■ **The problem**: The entries below contain a line with "- cascaded in" and a line with "H4(s) = (-s - 1)/(s + 4)". Quote exactly those two lines and all lines between them.

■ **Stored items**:

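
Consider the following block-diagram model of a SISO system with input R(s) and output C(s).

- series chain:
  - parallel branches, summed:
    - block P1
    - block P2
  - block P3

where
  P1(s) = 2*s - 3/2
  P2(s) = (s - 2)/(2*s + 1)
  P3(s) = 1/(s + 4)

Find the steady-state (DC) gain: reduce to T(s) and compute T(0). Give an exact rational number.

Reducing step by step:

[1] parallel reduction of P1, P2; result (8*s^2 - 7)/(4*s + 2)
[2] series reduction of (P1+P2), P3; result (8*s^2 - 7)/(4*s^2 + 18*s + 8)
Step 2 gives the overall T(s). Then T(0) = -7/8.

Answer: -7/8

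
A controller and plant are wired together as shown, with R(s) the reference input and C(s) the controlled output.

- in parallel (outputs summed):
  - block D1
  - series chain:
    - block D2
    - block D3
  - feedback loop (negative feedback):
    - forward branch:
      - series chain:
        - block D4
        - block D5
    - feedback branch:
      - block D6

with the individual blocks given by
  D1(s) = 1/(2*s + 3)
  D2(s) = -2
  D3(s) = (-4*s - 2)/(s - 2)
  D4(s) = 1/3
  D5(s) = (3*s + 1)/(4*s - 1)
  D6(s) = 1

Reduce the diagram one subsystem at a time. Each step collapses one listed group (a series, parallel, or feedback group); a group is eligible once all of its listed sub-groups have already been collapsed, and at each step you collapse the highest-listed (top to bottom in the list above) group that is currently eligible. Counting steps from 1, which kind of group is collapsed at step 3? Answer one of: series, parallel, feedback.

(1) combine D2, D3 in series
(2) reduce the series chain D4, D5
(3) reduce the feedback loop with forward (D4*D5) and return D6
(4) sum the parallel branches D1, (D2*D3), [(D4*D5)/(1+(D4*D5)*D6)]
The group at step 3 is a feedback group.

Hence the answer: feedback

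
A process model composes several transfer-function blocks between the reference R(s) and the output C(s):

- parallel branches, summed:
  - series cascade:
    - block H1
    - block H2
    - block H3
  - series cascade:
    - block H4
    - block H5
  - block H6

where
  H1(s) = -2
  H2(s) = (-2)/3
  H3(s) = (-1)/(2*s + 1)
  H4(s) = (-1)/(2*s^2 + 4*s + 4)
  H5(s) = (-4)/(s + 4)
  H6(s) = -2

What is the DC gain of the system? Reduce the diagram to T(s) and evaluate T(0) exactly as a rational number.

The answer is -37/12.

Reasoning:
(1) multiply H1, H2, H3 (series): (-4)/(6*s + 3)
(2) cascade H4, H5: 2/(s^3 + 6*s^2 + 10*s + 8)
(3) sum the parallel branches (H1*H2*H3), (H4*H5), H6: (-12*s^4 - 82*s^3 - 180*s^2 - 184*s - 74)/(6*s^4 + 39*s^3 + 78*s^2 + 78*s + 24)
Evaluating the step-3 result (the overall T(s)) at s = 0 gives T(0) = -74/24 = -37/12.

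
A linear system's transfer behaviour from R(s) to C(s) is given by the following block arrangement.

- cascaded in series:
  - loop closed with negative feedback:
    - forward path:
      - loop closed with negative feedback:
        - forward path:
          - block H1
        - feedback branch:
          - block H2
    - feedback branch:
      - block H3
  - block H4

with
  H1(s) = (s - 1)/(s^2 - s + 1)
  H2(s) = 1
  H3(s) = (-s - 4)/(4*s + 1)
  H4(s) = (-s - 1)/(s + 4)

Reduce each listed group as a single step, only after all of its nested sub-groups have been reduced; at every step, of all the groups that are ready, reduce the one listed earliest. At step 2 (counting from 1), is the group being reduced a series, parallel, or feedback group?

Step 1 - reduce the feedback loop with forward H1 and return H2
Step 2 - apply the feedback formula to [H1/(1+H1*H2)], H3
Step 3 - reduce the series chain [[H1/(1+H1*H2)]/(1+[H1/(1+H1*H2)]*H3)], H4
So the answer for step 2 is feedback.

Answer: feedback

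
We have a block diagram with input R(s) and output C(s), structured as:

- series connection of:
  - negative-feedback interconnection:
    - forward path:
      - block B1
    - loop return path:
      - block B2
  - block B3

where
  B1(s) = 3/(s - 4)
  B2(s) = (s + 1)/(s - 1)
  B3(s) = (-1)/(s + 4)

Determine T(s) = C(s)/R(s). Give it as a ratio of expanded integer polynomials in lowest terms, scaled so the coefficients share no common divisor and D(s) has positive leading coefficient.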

■ **Output below**:
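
- cascaded in series:
  - loop closed with negative feedback:
    - forward path:
      - loop closed with negative feedback:
        - forward path:
          - block H1
        - feedback branch:
          - block H2
    - feedback branch:
      - block H3
  - block H4

with
  H1(s) = (s - 1)/(s^2 - s + 1)
  H2(s) = 1
  H3(s) = (-s - 4)/(4*s + 1)
  H4(s) = (-s - 1)/(s + 4)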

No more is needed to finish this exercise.